> [Dataset entries]:
• • • • •

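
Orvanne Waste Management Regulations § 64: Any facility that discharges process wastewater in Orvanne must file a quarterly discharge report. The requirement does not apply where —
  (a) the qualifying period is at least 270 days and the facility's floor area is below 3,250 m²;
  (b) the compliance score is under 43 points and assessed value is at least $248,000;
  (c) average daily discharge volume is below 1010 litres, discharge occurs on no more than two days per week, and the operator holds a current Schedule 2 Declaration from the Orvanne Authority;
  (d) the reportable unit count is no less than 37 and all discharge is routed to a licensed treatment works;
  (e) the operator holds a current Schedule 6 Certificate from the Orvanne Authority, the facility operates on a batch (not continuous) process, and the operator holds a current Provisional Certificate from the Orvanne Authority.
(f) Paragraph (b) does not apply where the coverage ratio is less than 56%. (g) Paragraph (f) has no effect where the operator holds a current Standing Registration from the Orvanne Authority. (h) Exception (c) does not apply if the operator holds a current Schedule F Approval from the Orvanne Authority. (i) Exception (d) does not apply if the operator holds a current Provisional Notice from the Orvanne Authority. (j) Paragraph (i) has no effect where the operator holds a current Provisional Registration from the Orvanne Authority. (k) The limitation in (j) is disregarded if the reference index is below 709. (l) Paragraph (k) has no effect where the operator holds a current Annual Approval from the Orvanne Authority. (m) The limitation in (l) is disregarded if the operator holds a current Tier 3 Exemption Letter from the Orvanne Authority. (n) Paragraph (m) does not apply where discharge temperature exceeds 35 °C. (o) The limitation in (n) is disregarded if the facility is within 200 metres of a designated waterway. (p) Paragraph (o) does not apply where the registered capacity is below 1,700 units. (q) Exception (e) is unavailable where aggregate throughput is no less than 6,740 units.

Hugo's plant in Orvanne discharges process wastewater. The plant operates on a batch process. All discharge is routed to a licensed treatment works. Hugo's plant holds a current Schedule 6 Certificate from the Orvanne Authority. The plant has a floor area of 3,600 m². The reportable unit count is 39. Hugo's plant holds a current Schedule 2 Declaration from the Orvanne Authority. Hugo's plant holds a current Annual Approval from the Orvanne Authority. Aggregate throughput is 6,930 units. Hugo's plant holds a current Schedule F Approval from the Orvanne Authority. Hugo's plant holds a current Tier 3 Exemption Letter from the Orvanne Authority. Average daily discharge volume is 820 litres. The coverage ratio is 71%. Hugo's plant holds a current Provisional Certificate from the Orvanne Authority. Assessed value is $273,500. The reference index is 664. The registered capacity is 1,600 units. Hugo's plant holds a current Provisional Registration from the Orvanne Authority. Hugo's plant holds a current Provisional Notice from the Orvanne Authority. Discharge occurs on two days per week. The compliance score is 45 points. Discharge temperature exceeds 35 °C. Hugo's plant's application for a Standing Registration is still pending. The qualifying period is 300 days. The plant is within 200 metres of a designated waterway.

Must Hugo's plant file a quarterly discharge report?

Exception (a) requires that the facility's floor area is below 3,250 m²; but the facility's floor area is 3,600 m², not below 3,250 m², so (a) is unavailable.
Exception (b) fails — the compliance score is 45 points, not under 43 points.
All of (c)'s requirements are met (average daily discharge volume is 820 litres, below the 1010 litres limit; discharge occurs on no more than two days per week; a current Schedule 2 Declaration is held). However, paragraph (h) must be considered: (h) is engaged — a current Schedule F Approval is held. Exception (c) does not apply.
Exception (d): the reportable unit count is 39, meeting the 37 threshold; discharge is routed to a licensed treatment works — every condition holds. Applying paragraphs (i)–(p): (i) would limit (d) — a current Provisional Notice is held — but (j) sets (i) aside: (j) applies — a current Provisional Registration is held. (k) would limit (j) — the reference index is 664, below the 709 limit — but (l) sets (k) aside: (l) operates against (k): a current Annual Approval is held. (m) would limit (l) — a current Tier 3 Exemption Letter is held — but (n) sets (m) aside: (n) operates against (m): discharge temperature exceeds 35 °C. (o) would limit (n) — the plant is within 200 m of a designated waterway — but (p) sets (o) aside: (p) is engaged — the registered capacity is 1,600 units, below the 1,700 units limit. So (d) applies.
Exception (e)'s conditions are all satisfied: a current Schedule 6 Certificate is held; the facility operates on a batch process; a current Provisional Certificate is held. But: (q) is triggered — aggregate throughput is 6,930 units, meeting the 6,740 units threshold. (e) is therefore removed.

No — exception (d) applies; Hugo's plant is not required to file a quarterly discharge report.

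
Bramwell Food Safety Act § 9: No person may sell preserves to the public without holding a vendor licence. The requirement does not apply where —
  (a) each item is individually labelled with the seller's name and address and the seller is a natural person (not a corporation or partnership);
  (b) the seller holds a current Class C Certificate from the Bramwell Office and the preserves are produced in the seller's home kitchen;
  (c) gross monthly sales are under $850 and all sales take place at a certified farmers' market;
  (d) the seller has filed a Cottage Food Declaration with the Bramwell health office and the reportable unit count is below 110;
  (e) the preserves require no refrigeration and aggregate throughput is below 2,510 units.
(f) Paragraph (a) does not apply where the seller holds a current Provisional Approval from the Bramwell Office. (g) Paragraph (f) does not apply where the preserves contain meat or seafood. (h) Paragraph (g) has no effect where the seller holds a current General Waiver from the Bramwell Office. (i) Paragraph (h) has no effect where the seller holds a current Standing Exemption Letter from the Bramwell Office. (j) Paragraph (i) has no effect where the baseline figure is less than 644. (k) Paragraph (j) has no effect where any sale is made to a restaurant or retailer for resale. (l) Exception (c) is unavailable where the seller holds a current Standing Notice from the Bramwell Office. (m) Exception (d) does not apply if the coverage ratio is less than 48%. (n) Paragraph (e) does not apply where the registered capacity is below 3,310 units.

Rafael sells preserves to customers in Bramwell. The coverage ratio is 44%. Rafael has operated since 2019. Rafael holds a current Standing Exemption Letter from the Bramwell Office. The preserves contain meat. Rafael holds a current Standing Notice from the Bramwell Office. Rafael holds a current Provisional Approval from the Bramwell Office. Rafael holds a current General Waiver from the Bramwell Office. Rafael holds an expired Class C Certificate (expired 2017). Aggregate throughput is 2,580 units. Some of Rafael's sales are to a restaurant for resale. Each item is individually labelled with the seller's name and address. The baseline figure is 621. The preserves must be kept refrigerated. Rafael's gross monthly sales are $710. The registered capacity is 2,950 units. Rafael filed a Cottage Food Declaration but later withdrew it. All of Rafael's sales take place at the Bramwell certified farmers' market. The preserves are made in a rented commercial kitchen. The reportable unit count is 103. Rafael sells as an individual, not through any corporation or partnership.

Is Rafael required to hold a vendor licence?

No — exception (a) applies; Rafael is not required to hold a vendor licence.

Exception (a): items are individually labelled; the seller is a natural person — every condition holds. Considering the limiting provisions: (f) would limit (a) — a current Provisional Approval is held — but (g) sets (f) aside: (g) operates against (f): the preserves contain meat. (h) would limit (g) — a current General Waiver is held — but (i) sets (h) aside: (i) operates against (h): a current Standing Exemption Letter is held. (j) is engaged (the baseline figure is 621, less than the 644 limit), but is overridden by (k): (k) is triggered — some sales are to a restaurant for resale. Exception (a) stands.
Exception (b) requires that the seller holds a current Class C Certificate from the Bramwell Office; but no current Class C Certificate is held, so (b) is unavailable.
All of (c)'s requirements are met (gross monthly sales are $710, under the $850 limit; all sales are at a certified farmers' market). However, paragraph (l) must be considered: (l) operates against (c): a current Standing Notice is held. (c) is therefore removed.
Exception (d) requires that the seller has filed a Cottage Food Declaration with the Bramwell health office; but the Cottage Food Declaration was withdrawn, so (d) is unavailable.
Exception (e) fails — the preserves require refrigeration.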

• • • • •

Type the records again in full, matching them exactly.

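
Orvanne Waste Management Regulations § 64: Any facility that discharges process wastewater in Orvanne must file a quarterly discharge report. The requirement does not apply where —
  (a) the qualifying period is at least 270 days and the facility's floor area is below 3,250 m²;
  (b) the compliance score is under 43 points and assessed value is at least $248,000;
  (c) average daily discharge volume is below 1010 litres, discharge occurs on no more than two days per week, and the operator holds a current Schedule 2 Declaration from the Orvanne Authority;
  (d) the reportable unit count is no less than 37 and all discharge is routed to a licensed treatment works;
  (e) the operator holds a current Schedule 6 Certificate from the Orvanne Authority, the facility operates on a batch (not continuous) process, and the operator holds a current Provisional Certificate from the Orvanne Authority.
(f) Paragraph (b) does not apply where the coverage ratio is less than 56%. (g) Paragraph (f) has no effect where the operator holds a current Standing Registration from the Orvanne Authority. (h) Exception (c) does not apply if the operator holds a current Schedule F Approval from the Orvanne Authority. (i) Exception (d) does not apply if the operator holds a current Provisional Notice from the Orvanne Authority. (j) Paragraph (i) has no effect where the operator holds a current Provisional Registration from the Orvanne Authority. (k) The limitation in (j) is disregarded if the reference index is below 709. (l) Paragraph (k) has no effect where the operator holds a current Annual Approval from the Orvanne Authority. (m) The limitation in (l) is disregarded if the operator holds a current Tier 3 Exemption Letter from the Orvanne Authority. (n) Paragraph (m) does not apply where discharge temperature exceeds 35 °C. (o) The limitation in (n) is disregarded if the facility is within 200 metres of a designated waterway. (p) Paragraph (o) does not apply where the registered capacity is below 1,700 units. (q) Exception (e) is unavailable where aggregate throughput is no less than 6,740 units.

Hugo's plant in Orvanne discharges process wastewater. The plant operates on a batch process. All discharge is routed to a licensed treatment works. Hugo's plant holds a current Schedule 6 Certificate from the Orvanne Authority. The plant has a floor area of 3,600 m². The reportable unit count is 39. Hugo's plant holds a current Schedule 2 Declaration from the Orvanne Authority. Hugo's plant holds a current Annual Approval from the Orvanne Authority. Aggregate throughput is 6,930 units. Hugo's plant holds a current Schedule F Approval from the Orvanne Authority. Hugo's plant holds a current Tier 3 Exemption Letter from the Orvanne Authority. Average daily discharge volume is 820 litres. The coverage ratio is 71%. Hugo's plant holds a current Provisional Certificate from the Orvanne Authority. Assessed value is $273,500. The reference index is 664. The registered capacity is 1,600 units. Hugo's plant holds a current Provisional Registration from the Orvanne Authority. Hugo's plant holds a current Provisional Notice from the Orvanne Authority. Discharge occurs on two days per week. The compliance score is 45 points. Discharge temperature exceeds 35 °C. Hugo's plant's application for a Standing Registration is still pending. The qualifying period is 300 days. The plant is within 200 metres of a designated waterway.

Must Hugo's plant file a quarterly discharge report?

Exception (a) requires that the facility's floor area is below 3,250 m²; but the facility's floor area is 3,600 m², not below 3,250 m², so (a) is unavailable.
Exception (b) fails — the compliance score is 45 points, not under 43 points.
All of (c)'s requirements are met (average daily discharge volume is 820 litres, below the 1010 litres limit; discharge occurs on no more than two days per week; a current Schedule 2 Declaration is held). However, paragraph (h) must be considered: (h) is engaged — a current Schedule F Approval is held. Exception (c) does not apply.
Exception (d): the reportable unit count is 39, meeting the 37 threshold; discharge is routed to a licensed treatment works — every condition holds. Applying paragraphs (i)–(p): (i) would limit (d) — a current Provisional Notice is held — but (j) sets (i) aside: (j) applies — a current Provisional Registration is held. (k) would limit (j) — the reference index is 664, below the 709 limit — but (l) sets (k) aside: (l) operates against (k): a current Annual Approval is held. (m) would limit (l) — a current Tier 3 Exemption Letter is held — but (n) sets (m) aside: (n) operates against (m): discharge temperature exceeds 35 °C. (o) would limit (n) — the plant is within 200 m of a designated waterway — but (p) sets (o) aside: (p) is engaged — the registered capacity is 1,600 units, below the 1,700 units limit. So (d) applies.
Exception (e)'s conditions are all satisfied: a current Schedule 6 Certificate is held; the facility operates on a batch process; a current Provisional Certificate is held. But: (q) is triggered — aggregate throughput is 6,930 units, meeting the 6,740 units threshold. (e) is therefore removed.

No — exception (d) applies; Hugo's plant is not required to file a quarterly discharge report.

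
Bramwell Food Safety Act § 9: No person may sell preserves to the public without holding a vendor licence. The requirement does not apply where —
  (a) each item is individually labelled with the seller's name and address and the seller is a natural person (not a corporation or partnership);
  (b) the seller holds a current Class C Certificate from the Bramwell Office and the preserves are produced in the seller's home kitchen;
  (c) gross monthly sales are under $850 and all sales take place at a certified farmers' market;
  (d) the seller has filed a Cottage Food Declaration with the Bramwell health office and the reportable unit count is below 110;
  (e) the preserves require no refrigeration and aggregate throughput is below 2,510 units.
(f) Paragraph (a) does not apply where the seller holds a current Provisional Approval from the Bramwell Office. (g) Paragraph (f) does not apply where the preserves contain meat or seafood. (h) Paragraph (g) has no effect where the seller holds a current General Waiver from the Bramwell Office. (i) Paragraph (h) has no effect where the seller holds a current Standing Exemption Letter from the Bramwell Office. (j) Paragraph (i) has no effect where the baseline figure is less than 644. (k) Paragraph (j) has no effect where any sale is made to a restaurant or retailer for resale. (l) Exception (c) is unavailable where the seller holds a current Standing Notice from the Bramwell Office. (m) Exception (d) does not apply if the coverage ratio is less than 48%. (n) Paragraph (e) does not apply where the registered capacity is below 3,310 units.

Rafael sells preserves to customers in Bramwell. The coverage ratio is 44%. Rafael has operated since 2019. Rafael holds a current Standing Exemption Letter from the Bramwell Office. The preserves contain meat. Rafael holds a current Standing Notice from the Bramwell Office. Rafael holds a current Provisional Approval from the Bramwell Office. Rafael holds a current General Waiver from the Bramwell Office. Rafael holds an expired Class C Certificate (expired 2017). Aggregate throughput is 2,580 units. Some of Rafael's sales are to a restaurant for resale. Each item is individually labelled with the seller's name and address. The baseline figure is 621. The preserves must be kept refrigerated. Rafael's gross monthly sales are $710. The registered capacity is 2,950 units. Rafael filed a Cottage Food Declaration but later withdrew it. All of Rafael's sales take place at the Bramwell certified farmers' market. The preserves are made in a rented commercial kitchen. The reportable unit count is 103. Rafael sells as an individual, not through any corporation or partnership.

Is Rafael required to hold a vendor licence?

No — exception (a) applies; Rafael is not required to hold a vendor licence.

Exception (a): items are individually labelled; the seller is a natural person — every condition holds. Considering the limiting provisions: (f) would limit (a) — a current Provisional Approval is held — but (g) sets (f) aside: (g) operates against (f): the preserves contain meat. (h) would limit (g) — a current General Waiver is held — but (i) sets (h) aside: (i) operates against (h): a current Standing Exemption Letter is held. (j) is engaged (the baseline figure is 621, less than the 644 limit), but is overridden by (k): (k) is triggered — some sales are to a restaurant for resale. Exception (a) stands.
Exception (b) requires that the seller holds a current Class C Certificate from the Bramwell Office; but no current Class C Certificate is held, so (b) is unavailable.
All of (c)'s requirements are met (gross monthly sales are $710, under the $850 limit; all sales are at a certified farmers' market). However, paragraph (l) must be considered: (l) operates against (c): a current Standing Notice is held. (c) is therefore removed.
Exception (d) requires that the seller has filed a Cottage Food Declaration with the Bramwell health office; but the Cottage Food Declaration was withdrawn, so (d) is unavailable.
Exception (e) fails — the preserves require refrigeration.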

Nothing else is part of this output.